- _ACTIVITY_
Go to the line containing "Assume Bond's Third" in the records below and retype from there through the final line, exactly.

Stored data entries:
+ + + + +

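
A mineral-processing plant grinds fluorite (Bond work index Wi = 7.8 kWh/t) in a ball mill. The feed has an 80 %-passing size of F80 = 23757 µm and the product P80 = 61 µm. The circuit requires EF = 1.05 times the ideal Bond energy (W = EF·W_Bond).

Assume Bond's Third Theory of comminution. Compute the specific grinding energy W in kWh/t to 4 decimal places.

W = 9.9549 kWh/t

W = 10·Wi·(P80^(-½) − F80^(-½))
1/√61 = 0.128037;  1/√23757 = 0.006488
W = 10·7.8·(0.128037 − 0.006488) = 9.4808 kWh/t
W_actual = 1.05 × 9.4808 = 9.9549 kWh/t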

+ + + + +

- _FINISHED TASK_
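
Assume Bond's Third Theory of comminution. Compute the specific grinding energy W in kWh/t to 4 decimal places.

W = 9.9549 kWh/t

W = 10·Wi·(P80^(-½) − F80^(-½))
1/√61 = 0.128037;  1/√23757 = 0.006488
W = 10·7.8·(0.128037 − 0.006488) = 9.4808 kWh/t
W_actual = 1.05 × 9.4808 = 9.9549 kWh/t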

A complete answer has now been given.